Exercise materials
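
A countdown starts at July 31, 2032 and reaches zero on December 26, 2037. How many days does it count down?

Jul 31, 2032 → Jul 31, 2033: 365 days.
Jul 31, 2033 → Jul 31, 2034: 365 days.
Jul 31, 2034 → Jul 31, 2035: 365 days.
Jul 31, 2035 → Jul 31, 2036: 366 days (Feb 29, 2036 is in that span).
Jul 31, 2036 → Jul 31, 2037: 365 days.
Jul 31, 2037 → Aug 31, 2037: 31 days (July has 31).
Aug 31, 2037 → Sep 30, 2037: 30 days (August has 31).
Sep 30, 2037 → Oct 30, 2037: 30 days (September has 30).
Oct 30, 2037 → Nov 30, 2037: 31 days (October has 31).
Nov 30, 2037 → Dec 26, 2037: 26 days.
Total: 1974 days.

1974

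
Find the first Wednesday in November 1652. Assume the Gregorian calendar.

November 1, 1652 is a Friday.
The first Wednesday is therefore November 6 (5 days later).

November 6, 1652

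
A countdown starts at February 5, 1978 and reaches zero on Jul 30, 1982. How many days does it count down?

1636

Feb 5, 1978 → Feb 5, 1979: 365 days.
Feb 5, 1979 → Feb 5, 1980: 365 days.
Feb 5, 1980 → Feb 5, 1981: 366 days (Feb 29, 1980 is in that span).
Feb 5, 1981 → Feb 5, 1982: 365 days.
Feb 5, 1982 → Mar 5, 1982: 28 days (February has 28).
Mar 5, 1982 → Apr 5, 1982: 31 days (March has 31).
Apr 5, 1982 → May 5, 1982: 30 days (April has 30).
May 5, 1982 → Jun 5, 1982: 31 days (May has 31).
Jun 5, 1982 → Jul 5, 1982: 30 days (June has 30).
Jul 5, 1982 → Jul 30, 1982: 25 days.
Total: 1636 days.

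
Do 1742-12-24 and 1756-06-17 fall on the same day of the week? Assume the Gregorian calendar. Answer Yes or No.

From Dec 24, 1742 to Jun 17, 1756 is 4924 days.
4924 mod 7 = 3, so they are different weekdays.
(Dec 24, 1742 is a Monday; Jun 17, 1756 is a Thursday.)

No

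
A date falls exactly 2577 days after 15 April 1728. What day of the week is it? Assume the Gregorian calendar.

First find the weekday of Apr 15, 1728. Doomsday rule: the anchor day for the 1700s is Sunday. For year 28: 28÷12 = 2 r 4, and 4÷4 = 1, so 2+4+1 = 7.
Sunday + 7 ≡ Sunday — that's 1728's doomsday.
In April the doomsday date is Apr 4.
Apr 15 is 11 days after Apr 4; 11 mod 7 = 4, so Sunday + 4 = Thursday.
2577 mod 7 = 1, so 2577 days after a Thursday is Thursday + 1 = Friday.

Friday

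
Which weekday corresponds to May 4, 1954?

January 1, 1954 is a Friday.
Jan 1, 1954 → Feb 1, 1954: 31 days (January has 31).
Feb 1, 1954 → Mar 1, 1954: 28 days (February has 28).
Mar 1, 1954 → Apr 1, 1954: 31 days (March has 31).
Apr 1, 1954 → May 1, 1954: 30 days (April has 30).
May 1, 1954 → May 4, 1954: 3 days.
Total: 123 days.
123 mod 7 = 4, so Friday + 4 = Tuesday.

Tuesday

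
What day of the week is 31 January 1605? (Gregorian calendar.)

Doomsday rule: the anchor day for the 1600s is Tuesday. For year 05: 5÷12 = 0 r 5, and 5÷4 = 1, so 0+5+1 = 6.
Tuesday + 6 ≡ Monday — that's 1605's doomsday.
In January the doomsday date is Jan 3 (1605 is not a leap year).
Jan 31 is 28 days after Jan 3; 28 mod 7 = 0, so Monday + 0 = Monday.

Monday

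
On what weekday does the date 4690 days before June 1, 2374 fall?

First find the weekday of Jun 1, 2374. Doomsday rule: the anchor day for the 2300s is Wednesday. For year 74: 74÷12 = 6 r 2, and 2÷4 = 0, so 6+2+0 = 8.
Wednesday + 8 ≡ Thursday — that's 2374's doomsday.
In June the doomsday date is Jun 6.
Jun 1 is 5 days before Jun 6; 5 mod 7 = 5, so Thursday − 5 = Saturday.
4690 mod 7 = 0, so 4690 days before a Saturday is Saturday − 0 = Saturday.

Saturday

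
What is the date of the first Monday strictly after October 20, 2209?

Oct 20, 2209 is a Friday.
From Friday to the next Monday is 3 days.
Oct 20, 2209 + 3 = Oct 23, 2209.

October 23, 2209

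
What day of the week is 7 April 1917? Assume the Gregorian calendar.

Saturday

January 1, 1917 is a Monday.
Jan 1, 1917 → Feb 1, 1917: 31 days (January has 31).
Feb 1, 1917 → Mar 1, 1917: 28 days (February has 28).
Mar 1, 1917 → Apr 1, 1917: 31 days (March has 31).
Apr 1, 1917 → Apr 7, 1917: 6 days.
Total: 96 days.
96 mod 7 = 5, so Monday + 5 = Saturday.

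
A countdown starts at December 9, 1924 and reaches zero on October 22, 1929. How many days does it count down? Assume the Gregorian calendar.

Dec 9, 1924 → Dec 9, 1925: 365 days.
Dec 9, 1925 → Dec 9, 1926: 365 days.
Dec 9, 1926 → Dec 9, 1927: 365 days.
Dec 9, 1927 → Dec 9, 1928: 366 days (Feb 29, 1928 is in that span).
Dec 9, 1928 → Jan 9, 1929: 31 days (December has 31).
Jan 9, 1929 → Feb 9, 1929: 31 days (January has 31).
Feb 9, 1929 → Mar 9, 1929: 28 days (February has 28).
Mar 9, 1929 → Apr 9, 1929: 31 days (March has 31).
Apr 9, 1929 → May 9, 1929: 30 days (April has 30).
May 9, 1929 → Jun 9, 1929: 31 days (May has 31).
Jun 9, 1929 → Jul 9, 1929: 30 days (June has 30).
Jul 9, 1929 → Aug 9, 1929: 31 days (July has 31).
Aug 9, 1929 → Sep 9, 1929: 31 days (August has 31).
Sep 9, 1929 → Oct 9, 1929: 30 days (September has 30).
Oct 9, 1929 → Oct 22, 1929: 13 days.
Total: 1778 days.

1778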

Work required
Restating the data word for word is the whole task.

Output below
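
A countdown starts at July 31, 2032 and reaches zero on December 26, 2037. How many days does it count down?

Jul 31, 2032 → Jul 31, 2033: 365 days.
Jul 31, 2033 → Jul 31, 2034: 365 days.
Jul 31, 2034 → Jul 31, 2035: 365 days.
Jul 31, 2035 → Jul 31, 2036: 366 days (Feb 29, 2036 is in that span).
Jul 31, 2036 → Jul 31, 2037: 365 days.
Jul 31, 2037 → Aug 31, 2037: 31 days (July has 31).
Aug 31, 2037 → Sep 30, 2037: 30 days (August has 31).
Sep 30, 2037 → Oct 30, 2037: 30 days (September has 30).
Oct 30, 2037 → Nov 30, 2037: 31 days (October has 31).
Nov 30, 2037 → Dec 26, 2037: 26 days.
Total: 1974 days.

1974

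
Find the first Wednesday in November 1652. Assume the Gregorian calendar.

November 1, 1652 is a Friday.
The first Wednesday is therefore November 6 (5 days later).

November 6, 1652

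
A countdown starts at February 5, 1978 and reaches zero on Jul 30, 1982. How many days does it count down?

1636

Feb 5, 1978 → Feb 5, 1979: 365 days.
Feb 5, 1979 → Feb 5, 1980: 365 days.
Feb 5, 1980 → Feb 5, 1981: 366 days (Feb 29, 1980 is in that span).
Feb 5, 1981 → Feb 5, 1982: 365 days.
Feb 5, 1982 → Mar 5, 1982: 28 days (February has 28).
Mar 5, 1982 → Apr 5, 1982: 31 days (March has 31).
Apr 5, 1982 → May 5, 1982: 30 days (April has 30).
May 5, 1982 → Jun 5, 1982: 31 days (May has 31).
Jun 5, 1982 → Jul 5, 1982: 30 days (June has 30).
Jul 5, 1982 → Jul 30, 1982: 25 days.
Total: 1636 days.

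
Do 1742-12-24 and 1756-06-17 fall on the same day of the week? Assume the Gregorian calendar. Answer Yes or No.

From Dec 24, 1742 to Jun 17, 1756 is 4924 days.
4924 mod 7 = 3, so they are different weekdays.
(Dec 24, 1742 is a Monday; Jun 17, 1756 is a Thursday.)

No

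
A date falls exactly 2577 days after 15 April 1728. What day of the week is it? Assume the Gregorian calendar.

First find the weekday of Apr 15, 1728. Doomsday rule: the anchor day for the 1700s is Sunday. For year 28: 28÷12 = 2 r 4, and 4÷4 = 1, so 2+4+1 = 7.
Sunday + 7 ≡ Sunday — that's 1728's doomsday.
In April the doomsday date is Apr 4.
Apr 15 is 11 days after Apr 4; 11 mod 7 = 4, so Sunday + 4 = Thursday.
2577 mod 7 = 1, so 2577 days after a Thursday is Thursday + 1 = Friday.

Friday

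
Which weekday corresponds to May 4, 1954?

January 1, 1954 is a Friday.
Jan 1, 1954 → Feb 1, 1954: 31 days (January has 31).
Feb 1, 1954 → Mar 1, 1954: 28 days (February has 28).
Mar 1, 1954 → Apr 1, 1954: 31 days (March has 31).
Apr 1, 1954 → May 1, 1954: 30 days (April has 30).
May 1, 1954 → May 4, 1954: 3 days.
Total: 123 days.
123 mod 7 = 4, so Friday + 4 = Tuesday.

Tuesday

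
What day of the week is 31 January 1605? (Gregorian calendar.)

Doomsday rule: the anchor day for the 1600s is Tuesday. For year 05: 5÷12 = 0 r 5, and 5÷4 = 1, so 0+5+1 = 6.
Tuesday + 6 ≡ Monday — that's 1605's doomsday.
In January the doomsday date is Jan 3 (1605 is not a leap year).
Jan 31 is 28 days after Jan 3; 28 mod 7 = 0, so Monday + 0 = Monday.

Monday

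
On what weekday does the date 4690 days before June 1, 2374 fall?

First find the weekday of Jun 1, 2374. Doomsday rule: the anchor day for the 2300s is Wednesday. For year 74: 74÷12 = 6 r 2, and 2÷4 = 0, so 6+2+0 = 8.
Wednesday + 8 ≡ Thursday — that's 2374's doomsday.
In June the doomsday date is Jun 6.
Jun 1 is 5 days before Jun 6; 5 mod 7 = 5, so Thursday − 5 = Saturday.
4690 mod 7 = 0, so 4690 days before a Saturday is Saturday − 0 = Saturday.

Saturday

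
What is the date of the first Monday strictly after October 20, 2209?

Oct 20, 2209 is a Friday.
From Friday to the next Monday is 3 days.
Oct 20, 2209 + 3 = Oct 23, 2209.

October 23, 2209

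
What day of the week is 7 April 1917? Assume the Gregorian calendar.

Saturday

January 1, 1917 is a Monday.
Jan 1, 1917 → Feb 1, 1917: 31 days (January has 31).
Feb 1, 1917 → Mar 1, 1917: 28 days (February has 28).
Mar 1, 1917 → Apr 1, 1917: 31 days (March has 31).
Apr 1, 1917 → Apr 7, 1917: 6 days.
Total: 96 days.
96 mod 7 = 5, so Monday + 5 = Saturday.

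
A countdown starts at December 9, 1924 and reaches zero on October 22, 1929. How many days does it count down? Assume the Gregorian calendar.

Dec 9, 1924 → Dec 9, 1925: 365 days.
Dec 9, 1925 → Dec 9, 1926: 365 days.
Dec 9, 1926 → Dec 9, 1927: 365 days.
Dec 9, 1927 → Dec 9, 1928: 366 days (Feb 29, 1928 is in that span).
Dec 9, 1928 → Jan 9, 1929: 31 days (December has 31).
Jan 9, 1929 → Feb 9, 1929: 31 days (January has 31).
Feb 9, 1929 → Mar 9, 1929: 28 days (February has 28).
Mar 9, 1929 → Apr 9, 1929: 31 days (March has 31).
Apr 9, 1929 → May 9, 1929: 30 days (April has 30).
May 9, 1929 → Jun 9, 1929: 31 days (May has 31).
Jun 9, 1929 → Jul 9, 1929: 30 days (June has 30).
Jul 9, 1929 → Aug 9, 1929: 31 days (July has 31).
Aug 9, 1929 → Sep 9, 1929: 31 days (August has 31).
Sep 9, 1929 → Oct 9, 1929: 30 days (September has 30).
Oct 9, 1929 → Oct 22, 1929: 13 days.
Total: 1778 days.

1778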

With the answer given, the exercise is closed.